→ **INSTRUCTIONS FOR THE TASK**
Scan the records below for the line with "Answer: -298405" and the line with "Answer: 1571989124125/1211220382 ≈ 1297.9". Repeat those two lines and every line between them exactly, and nothing else.

[Collected data entries]
■ ■ ■ ■
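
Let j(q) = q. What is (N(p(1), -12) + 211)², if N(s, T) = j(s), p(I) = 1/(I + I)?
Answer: 178929/4 ≈ 44732.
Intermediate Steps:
p(I) = 1/(2*I)
N(s, T) = s
(N(p(1), -12) + 211)² = ((½)/1 + 211)² = ((½)*1 + 211)² = (½ + 211)² = (423/2)² = 178929/4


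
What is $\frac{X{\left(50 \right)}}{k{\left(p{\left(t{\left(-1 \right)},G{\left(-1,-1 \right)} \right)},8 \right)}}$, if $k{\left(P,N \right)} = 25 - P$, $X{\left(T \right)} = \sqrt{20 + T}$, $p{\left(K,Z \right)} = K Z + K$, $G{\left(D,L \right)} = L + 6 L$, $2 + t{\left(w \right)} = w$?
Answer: $\frac{\sqrt{70}}{7} \approx 1.1952$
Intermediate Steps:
$t{\left(w \right)} = -2 + w$
$G{\left(D,L \right)} = 7 L$
$p{\left(K,Z \right)} = K + K Z$
$\frac{X{\left(50 \right)}}{k{\left(p{\left(t{\left(-1 \right)},G{\left(-1,-1 \right)} \right)},8 \right)}} = \frac{\sqrt{20 + 50}}{25 - \left(-2 - 1\right) \left(1 + 7 \left(-1\right)\right)} = \frac{\sqrt{70}}{25 - - 3 \left(1 - 7\right)} = \frac{\sqrt{70}}{25 - \left(-3\right) \left(-6\right)} = \frac{\sqrt{70}}{25 - 18} = \frac{\sqrt{70}}{7}$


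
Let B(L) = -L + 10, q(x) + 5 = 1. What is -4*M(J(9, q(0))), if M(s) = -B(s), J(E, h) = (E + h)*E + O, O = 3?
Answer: -152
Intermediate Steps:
q(x) = -4 (q(x) = -5 + 1 = -4)
B(L) = 10 - L
J(E, h) = 3 + E*(E + h) (J(E, h) = (E + h)*E + 3 = E*(E + h) + 3 = 3 + E*(E + h))
M(s) = -10 + s (M(s) = -(10 - s) = -10 + s)
-4*M(J(9, q(0))) = -4*(-10 + (3 + 9**2 + 9*(-4))) = -4*(-10 + (3 + 81 - 36)) = -4*(-10 + 48) = -4*38 = -152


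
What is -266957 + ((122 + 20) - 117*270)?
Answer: -298405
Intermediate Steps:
-266957 + ((122 + 20) - 117*270) = -266957 + (142 - 31590) = -266957 - 31448 = -298405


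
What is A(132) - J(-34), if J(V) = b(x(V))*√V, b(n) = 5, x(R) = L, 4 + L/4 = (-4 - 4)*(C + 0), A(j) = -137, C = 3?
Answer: -137 - 5*I*√34 ≈ -137.0 - 29.155*I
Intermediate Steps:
L = -112 (L = -16 + 4*((-4 - 4)*(3 + 0)) = -16 + 4*(-8*3) = -16 + 4*(-24) = -16 - 96 = -112)
x(R) = -112
J(V) = 5*√V
A(132) - J(-34) = -137 - 5*√(-34) = -137 - 5*I*√34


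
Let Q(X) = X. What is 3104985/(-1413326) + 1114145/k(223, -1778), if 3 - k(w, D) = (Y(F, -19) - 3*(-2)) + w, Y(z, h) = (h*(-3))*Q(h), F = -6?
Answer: 1571989124125/1211220382 ≈ 1297.9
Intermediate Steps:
Y(z, h) = -3*h**2 (Y(z, h) = (h*(-3))*h = (-3*h)*h = -3*h**2)
k(w, D) = 1080 - w (k(w, D) = 3 - ((-3*(-19)**2 - 3*(-2)) + w) = 3 - ((-3*361 + 6) + w) = 3 - ((-1083 + 6) + w) = 3 - (-1077 + w) = 3 + (1077 - w) = 1080 - w)
3104985/(-1413326) + 1114145/k(223, -1778) = 3104985/(-1413326) + 1114145/(1080 - 1*223) = 3104985*(-1/1413326) + 1114145/(1080 - 223) = -3104985/1413326 + 1114145/857 = 1571989124125/1211220382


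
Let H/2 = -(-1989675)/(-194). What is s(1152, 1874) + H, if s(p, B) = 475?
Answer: -1943600/97 ≈ -20037.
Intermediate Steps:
H = -1989675/97 (H = 2*(-(-1989675)/(-194)) = 2*(-(-1989675)*(-1)/194) = 2*(-8843*225/194) = 2*(-1989675/194) = -1989675/97 ≈ -20512.)
s(1152, 1874) + H = 475 - 1989675/97 = -1943600/97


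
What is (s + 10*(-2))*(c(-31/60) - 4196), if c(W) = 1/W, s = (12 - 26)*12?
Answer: 24465568/31 ≈ 7.8921e+5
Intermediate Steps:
s = -168 (s = -14*12 = -168)
(s + 10*(-2))*(c(-31/60) - 4196) = (-168 + 10*(-2))*(1/(-31/60) - 4196) = (-168 - 20)*(1/(-31*1/60) - 4196) = -188*(1/(-31/60) - 4196) = -188*(-60/31 - 4196) = -188*(-130136/31) = 24465568/31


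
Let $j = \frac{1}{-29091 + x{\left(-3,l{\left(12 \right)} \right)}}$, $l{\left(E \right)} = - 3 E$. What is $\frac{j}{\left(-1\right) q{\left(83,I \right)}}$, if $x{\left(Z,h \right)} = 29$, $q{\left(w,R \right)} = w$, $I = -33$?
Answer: $\frac{1}{2412146} \approx 4.1457 \cdot 10^{-7}$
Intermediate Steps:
$j = - \frac{1}{29062}$ ($j = \frac{1}{-29091 + 29} = \frac{1}{-29062} = - \frac{1}{29062} \approx -3.4409 \cdot 10^{-5}$)
$\frac{j}{\left(-1\right) q{\left(83,I \right)}} = - \frac{1}{29062 \left(\left(-1\right) 83\right)} = - \frac{1}{29062 \left(-83\right)} = \left(- \frac{1}{29062}\right) \left(- \frac{1}{83}\right) = \frac{1}{2412146}$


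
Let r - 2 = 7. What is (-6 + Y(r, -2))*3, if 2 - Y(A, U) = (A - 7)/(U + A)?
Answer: -90/7 ≈ -12.857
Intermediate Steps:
r = 9 (r = 2 + 7 = 9)
Y(A, U) = 2 - (-7 + A)/(A + U) (Y(A, U) = 2 - (A - 7)/(U + A) = 2 - (-7 + A)/(A + U))
(-6 + Y(r, -2))*3 = (-6 + (7 + 9 + 2*(-2))/(9 - 2))*3 = (-6 + (7 + 9 - 4)/7)*3 = (-6 + (⅐)*12)*3 = (-6 + 12/7)*3 = -30/7*3 = -90/7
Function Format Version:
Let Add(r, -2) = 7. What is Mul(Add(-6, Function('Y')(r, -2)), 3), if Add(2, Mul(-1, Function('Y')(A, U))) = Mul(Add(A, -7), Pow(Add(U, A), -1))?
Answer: Rational(-90, 7) ≈ -12.857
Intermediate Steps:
r = 9 (r = Add(2, 7) = 9)
Function('Y')(A, U) = Add(2, Mul(-1, Pow(Add(A, U), -1), Add(-7, A))) (Function('Y')(A, U) = Add(2, Mul(-1, Mul(Add(A, -7), Pow(Add(U, A), -1)))) = Add(2, Mul(-1, Mul(Add(-7, A), Pow(Add(A, U), -1)))) = Add(2, Mul(-1, Mul(Pow(Add(A, U), -1), Add(-7, A)))) = Add(2, Mul(-1, Pow(Add(A, U), -1), Add(-7, A))))
Mul(Add(-6, Function('Y')(r, -2)), 3) = Mul(Add(-6, Mul(Pow(Add(9, -2), -1), Add(7, 9, Mul(2, -2)))), 3) = Mul(Add(-6, Mul(Pow(7, -1), Add(7, 9, -4))), 3) = Mul(Add(-6, Mul(Rational(1, 7), 12)), 3) = Mul(Add(-6, Rational(12, 7)), 3) = Mul(Rational(-30, 7), 3) = Rational(-90, 7)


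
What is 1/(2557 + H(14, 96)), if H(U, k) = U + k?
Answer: 1/2667 ≈ 0.00037495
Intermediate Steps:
1/(2557 + H(14, 96)) = 1/(2557 + (14 + 96)) = 1/(2557 + 110) = 1/2667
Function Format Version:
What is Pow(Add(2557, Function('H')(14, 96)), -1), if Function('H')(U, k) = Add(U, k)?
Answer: Rational(1, 2667) ≈ 0.00037495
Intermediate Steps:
Pow(Add(2557, Function('H')(14, 96)), -1) = Pow(Add(2557, Add(14, 96)), -1) = Pow(Add(2557, 110), -1) = Pow(2667, -1) = Rational(1, 2667)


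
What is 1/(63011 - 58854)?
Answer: 1/4157 ≈ 0.00024056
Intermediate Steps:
1/(63011 - 58854) = 1/4157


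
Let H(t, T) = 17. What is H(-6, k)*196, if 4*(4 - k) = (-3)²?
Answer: 3332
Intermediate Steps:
k = 7/4 (k = 4 - ¼*(-3)² = 4 - ¼*9 = 4 - 9/4 = 7/4 ≈ 1.7500)
H(-6, k)*196 = 17*196 = 3332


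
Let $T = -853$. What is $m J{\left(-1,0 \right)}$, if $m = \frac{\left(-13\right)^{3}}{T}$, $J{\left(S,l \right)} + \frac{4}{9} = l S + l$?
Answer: $- \frac{8788}{7677} \approx -1.1447$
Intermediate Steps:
$J{\left(S,l \right)} = - \frac{4}{9} + l + S l$ ($J{\left(S,l \right)} = - \frac{4}{9} + \left(l S + l\right) = - \frac{4}{9} + \left(S l + l\right) = - \frac{4}{9} + \left(l + S l\right) = - \frac{4}{9} + l + S l$)
$m = \frac{2197}{853}$ ($m = \frac{\left(-13\right)^{3}}{-853} = \left(-2197\right) \left(- \frac{1}{853}\right) = \frac{2197}{853} \approx 2.5756$)
$m J{\left(-1,0 \right)} = \frac{2197 \left(- \frac{4}{9} + 0 - 0\right)}{853} = \frac{2197 \left(- \frac{4}{9} + 0 + 0\right)}{853} = \frac{2197}{853} \left(- \frac{4}{9}\right) = - \frac{8788}{7677}$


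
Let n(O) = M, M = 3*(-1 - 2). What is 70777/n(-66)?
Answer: -70777/9 ≈ -7864.1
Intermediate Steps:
M = -9 (M = 3*(-3) = -9)
n(O) = -9
70777/n(-66) = 70777/(-9) = 70777*(-1/9) = -70777/9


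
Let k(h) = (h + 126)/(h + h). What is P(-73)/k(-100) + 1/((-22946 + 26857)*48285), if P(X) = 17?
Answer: -321032479487/2454954255 ≈ -130.77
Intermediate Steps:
k(h) = (126 + h)/(2*h) (k(h) = (126 + h)/((2*h)) = (126 + h)*(1/(2*h)) = (126 + h)/(2*h))
P(-73)/k(-100) + 1/((-22946 + 26857)*48285) = 17/(((½)*(126 - 100)/(-100))) + 1/((-22946 + 26857)*48285) = 17/(((½)*(-1/100)*26)) + (1/48285)/3911 = 17/(-13/100) + (1/3911)*(1/48285) = 17*(-100/13) + 1/188842635 = -1700/13 + 1/188842635 = -321032479487/2454954255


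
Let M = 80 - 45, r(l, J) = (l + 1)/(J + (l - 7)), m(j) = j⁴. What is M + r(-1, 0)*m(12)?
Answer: 35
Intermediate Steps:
r(l, J) = (1 + l)/(-7 + J + l) (r(l, J) = (1 + l)/(J + (-7 + l)) = (1 + l)/(-7 + J + l))
M = 35
M + r(-1, 0)*m(12) = 35 + ((1 - 1)/(-7 + 0 - 1))*12⁴ = 35 + (0/(-8))*20736 = 35 - ⅛*0*20736 = 35 + 0*20736 = 35 + 0 = 35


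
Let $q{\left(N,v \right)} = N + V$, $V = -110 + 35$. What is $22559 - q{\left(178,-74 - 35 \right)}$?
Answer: $22456$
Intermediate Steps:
$V = -75$
$q{\left(N,v \right)} = -75 + N$ ($q{\left(N,v \right)} = N - 75 = -75 + N$)
$22559 - q{\left(178,-74 - 35 \right)} = 22559 - \left(-75 + 178\right) = 22559 - 103 = 22456$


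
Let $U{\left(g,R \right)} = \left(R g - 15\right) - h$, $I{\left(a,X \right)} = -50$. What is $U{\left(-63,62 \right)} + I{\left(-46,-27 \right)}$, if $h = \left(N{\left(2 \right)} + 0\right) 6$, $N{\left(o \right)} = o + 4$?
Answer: $-4007$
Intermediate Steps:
$N{\left(o \right)} = 4 + o$
$h = 36$ ($h = \left(\left(4 + 2\right) + 0\right) 6 = \left(6 + 0\right) 6 = 6 \cdot 6 = 36$)
$U{\left(g,R \right)} = -51 + R g$ ($U{\left(g,R \right)} = \left(R g - 15\right) - 36 = \left(-15 + R g\right) - 36 = -51 + R g$)
$U{\left(-63,62 \right)} + I{\left(-46,-27 \right)} = \left(-51 + 62 \left(-63\right)\right) - 50 = \left(-51 - 3906\right) - 50 = -3957 - 50 = -4007$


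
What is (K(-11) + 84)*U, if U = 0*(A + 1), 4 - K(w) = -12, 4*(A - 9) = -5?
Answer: 0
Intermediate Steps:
A = 31/4 (A = 9 + (1/4)*(-5) = 9 - 5/4 = 31/4 ≈ 7.7500)
K(w) = 16 (K(w) = 4 - 1*(-12) = 4 + 12 = 16)
U = 0 (U = 0*(31/4 + 1) = 0*(35/4) = 0)
(K(-11) + 84)*U = (16 + 84)*0 = 100*0 = 0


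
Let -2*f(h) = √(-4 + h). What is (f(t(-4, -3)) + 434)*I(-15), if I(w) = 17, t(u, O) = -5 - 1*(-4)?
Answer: 7378 - 17*I*√5/2 ≈ 7378.0 - 19.007*I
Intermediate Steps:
t(u, O) = -1 (t(u, O) = -5 + 4 = -1)
f(h) = -√(-4 + h)/2
(f(t(-4, -3)) + 434)*I(-15) = (-√(-4 - 1)/2 + 434)*17 = (-I*√5/2 + 434)*17 = (434 - I*√5/2)*17 = 7378 - 17*I*√5/2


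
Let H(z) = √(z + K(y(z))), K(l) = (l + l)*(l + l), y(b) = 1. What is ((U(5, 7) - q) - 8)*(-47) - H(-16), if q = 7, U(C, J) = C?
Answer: 470 - 2*I*√3 ≈ 470.0 - 3.4641*I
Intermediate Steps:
K(l) = 4*l² (K(l) = (2*l)*(2*l) = 4*l²)
H(z) = √(4 + z) (H(z) = √(z + 4*1²) = √(z + 4*1) = √(z + 4) = √(4 + z))
((U(5, 7) - q) - 8)*(-47) - H(-16) = ((5 - 1*7) - 8)*(-47) - √(4 - 16) = ((5 - 7) - 8)*(-47) - √(-12) = (-2 - 8)*(-47) - 2*I*√3 = -10*(-47) - 2*I*√3 = 470 - 2*I*√3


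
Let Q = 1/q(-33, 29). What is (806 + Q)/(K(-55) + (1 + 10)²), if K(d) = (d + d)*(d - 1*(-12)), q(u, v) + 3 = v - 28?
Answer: 179/1078 ≈ 0.16605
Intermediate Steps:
q(u, v) = -31 + v (q(u, v) = -3 + (v - 28) = -3 + (-28 + v) = -31 + v)
Q = -½ (Q = 1/(-31 + 29) = 1/(-2) = -½ ≈ -0.50000)
K(d) = 2*d*(12 + d) (K(d) = (2*d)*(d + 12) = (2*d)*(12 + d) = 2*d*(12 + d))
(806 + Q)/(K(-55) + (1 + 10)²) = (806 - ½)/(2*(-55)*(12 - 55) + (1 + 10)²) = 1611/(2*(2*(-55)*(-43) + 11²)) = 1611/(2*(4730 + 121)) = (1611/2)/4851 = (1611/2)*(1/4851) = 179/1078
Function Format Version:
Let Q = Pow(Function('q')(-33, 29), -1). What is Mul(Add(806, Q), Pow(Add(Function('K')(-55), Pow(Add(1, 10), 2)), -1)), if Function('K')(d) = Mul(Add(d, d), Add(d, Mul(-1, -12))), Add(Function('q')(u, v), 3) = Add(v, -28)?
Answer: Rational(179, 1078) ≈ 0.16605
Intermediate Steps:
Function('q')(u, v) = Add(-31, v) (Function('q')(u, v) = Add(-3, Add(v, -28)) = Add(-3, Add(-28, v)) = Add(-31, v))
Q = Rational(-1, 2) (Q = Pow(Add(-31, 29), -1) = Pow(-2, -1) = Rational(-1, 2) ≈ -0.50000)
Function('K')(d) = Mul(2, d, Add(12, d)) (Function('K')(d) = Mul(Mul(2, d), Add(d, 12)) = Mul(Mul(2, d), Add(12, d)) = Mul(2, d, Add(12, d)))
Mul(Add(806, Q), Pow(Add(Function('K')(-55), Pow(Add(1, 10), 2)), -1)) = Mul(Add(806, Rational(-1, 2)), Pow(Add(Mul(2, -55, Add(12, -55)), Pow(Add(1, 10), 2)), -1)) = Mul(Rational(1611, 2), Pow(Add(Mul(2, -55, -43), Pow(11, 2)), -1)) = Mul(Rational(1611, 2), Pow(Add(4730, 121), -1)) = Mul(Rational(1611, 2), Pow(4851, -1)) = Mul(Rational(1611, 2), Rational(1, 4851)) = Rational(179, 1078)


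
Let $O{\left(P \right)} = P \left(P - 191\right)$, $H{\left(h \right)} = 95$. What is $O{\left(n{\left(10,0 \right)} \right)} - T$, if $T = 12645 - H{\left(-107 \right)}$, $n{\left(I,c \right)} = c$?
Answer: $-12550$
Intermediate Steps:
$O{\left(P \right)} = P \left(-191 + P\right)$
$T = 12550$ ($T = 12645 - 95 = 12550$)
$O{\left(n{\left(10,0 \right)} \right)} - T = 0 \left(-191 + 0\right) - 12550 = 0 \left(-191\right) - 12550 = 0 - 12550 = -12550$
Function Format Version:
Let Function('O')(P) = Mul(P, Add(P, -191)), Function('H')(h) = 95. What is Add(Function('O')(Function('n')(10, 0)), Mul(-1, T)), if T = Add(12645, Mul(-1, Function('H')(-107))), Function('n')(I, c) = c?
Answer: -12550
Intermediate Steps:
Function('O')(P) = Mul(P, Add(-191, P))
T = 12550 (T = Add(12645, Mul(-1, 95)) = Add(12645, -95) = 12550)
Add(Function('O')(Function('n')(10, 0)), Mul(-1, T)) = Add(Mul(0, Add(-191, 0)), Mul(-1, 12550)) = Add(Mul(0, -191), -12550) = Add(0, -12550) = -12550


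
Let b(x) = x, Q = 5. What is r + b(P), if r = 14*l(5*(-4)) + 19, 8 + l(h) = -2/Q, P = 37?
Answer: -308/5 ≈ -61.600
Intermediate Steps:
l(h) = -42/5 (l(h) = -8 - 2/5 = -8 - 2*⅕ = -8 - ⅖ = -42/5)
r = -493/5 (r = 14*(-42/5) + 19 = -588/5 + 19 = -493/5 ≈ -98.600)
r + b(P) = -493/5 + 37 = -308/5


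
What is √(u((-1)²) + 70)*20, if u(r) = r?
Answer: 20*√71 ≈ 168.52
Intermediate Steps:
√(u((-1)²) + 70)*20 = √((-1)² + 70)*20 = √(1 + 70)*20 = √71*20 = 20*√71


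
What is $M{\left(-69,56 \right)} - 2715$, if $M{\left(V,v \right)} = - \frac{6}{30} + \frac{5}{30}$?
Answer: $- \frac{81451}{30} \approx -2715.0$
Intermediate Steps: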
■ ■ ■ ■
→ **ANSWER FOR THIS EXERCISE**
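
Answer: -298405
Intermediate Steps:
-266957 + ((122 + 20) - 117*270) = -266957 + (142 - 31590) = -266957 - 31448 = -298405


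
What is A(132) - J(-34), if J(V) = b(x(V))*√V, b(n) = 5, x(R) = L, 4 + L/4 = (-4 - 4)*(C + 0), A(j) = -137, C = 3?
Answer: -137 - 5*I*√34 ≈ -137.0 - 29.155*I
Intermediate Steps:
L = -112 (L = -16 + 4*((-4 - 4)*(3 + 0)) = -16 + 4*(-8*3) = -16 + 4*(-24) = -16 - 96 = -112)
x(R) = -112
J(V) = 5*√V
A(132) - J(-34) = -137 - 5*√(-34) = -137 - 5*I*√34


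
Let Q(X) = X. What is 3104985/(-1413326) + 1114145/k(223, -1778), if 3 - k(w, D) = (Y(F, -19) - 3*(-2)) + w, Y(z, h) = (h*(-3))*Q(h), F = -6?
Answer: 1571989124125/1211220382 ≈ 1297.9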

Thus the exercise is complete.